Set down word for word each line from the start of the listing through the line that contains "the leading 6-by-4", both included.

=====

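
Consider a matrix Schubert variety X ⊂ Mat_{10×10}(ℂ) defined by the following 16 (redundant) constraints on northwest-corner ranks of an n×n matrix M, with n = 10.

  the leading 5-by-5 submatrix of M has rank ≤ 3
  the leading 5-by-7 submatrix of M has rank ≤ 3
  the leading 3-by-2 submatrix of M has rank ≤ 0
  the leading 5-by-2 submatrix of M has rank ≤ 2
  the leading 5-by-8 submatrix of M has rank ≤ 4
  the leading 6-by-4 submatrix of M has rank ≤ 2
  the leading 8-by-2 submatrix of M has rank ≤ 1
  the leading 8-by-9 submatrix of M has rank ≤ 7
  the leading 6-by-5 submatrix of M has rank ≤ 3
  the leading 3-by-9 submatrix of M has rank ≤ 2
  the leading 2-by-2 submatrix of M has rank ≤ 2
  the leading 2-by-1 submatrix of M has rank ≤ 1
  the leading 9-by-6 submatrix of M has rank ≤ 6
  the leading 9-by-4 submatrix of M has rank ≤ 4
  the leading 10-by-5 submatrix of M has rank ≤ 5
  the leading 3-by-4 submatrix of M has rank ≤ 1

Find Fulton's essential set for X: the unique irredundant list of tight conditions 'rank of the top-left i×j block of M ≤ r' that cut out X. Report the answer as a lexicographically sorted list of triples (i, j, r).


Recovering R(i,j) via the rank-extension bound from the 16 conditions:

  R[1]: 0 | 0 | 1 | 1 | 1 | 1 | 1 | 1 | 1 | 1
  R[2]: 0 | 0 | 1 | 1 | 2 | 2 | 2 | 2 | 2 | 2
  R[3]: 0 | 0 | 1 | 1 | 2 | 2 | 2 | 2 | 2 | 3
  R[4]: 1 | 1 | 2 | 2 | 3 | 3 | 3 | 3 | 3 | 4
  R[5]: 1 | 1 | 2 | 2 | 3 | 3 | 3 | 4 | 4 | 5
  R[6]: 1 | 1 | 2 | 2 | 3 | 4 | 4 | 5 | 5 | 6
  R[7]: 1 | 1 | 2 | 3 | 4 | 5 | 5 | 6 | 6 | 7
  R[8]: 1 | 1 | 2 | 3 | 4 | 5 | 6 | 7 | 7 | 8
  R[9]: 1 | 2 | 3 | 4 | 5 | 6 | 7 | 8 | 8 | 9
  R[10]: 1 | 2 | 3 | 4 | 5 | 6 | 7 | 8 | 9 | 10

reading off 1-entries of Δ²R: w = (3, 5, 10, 1, 8, 6, 4, 7, 2, 9).

ℓ(w)=20; the 6 essential cells (i,j,r):

[(3, 2, 0), (3, 4, 1), (3, 9, 2), (5, 7, 3), (6, 4, 2), (8, 2, 1)]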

=====

> Written reply
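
Consider a matrix Schubert variety X ⊂ Mat_{10×10}(ℂ) defined by the following 16 (redundant) constraints on northwest-corner ranks of an n×n matrix M, with n = 10.

  the leading 5-by-5 submatrix of M has rank ≤ 3
  the leading 5-by-7 submatrix of M has rank ≤ 3
  the leading 3-by-2 submatrix of M has rank ≤ 0
  the leading 5-by-2 submatrix of M has rank ≤ 2
  the leading 5-by-8 submatrix of M has rank ≤ 4
  the leading 6-by-4 submatrix of M has rank ≤ 2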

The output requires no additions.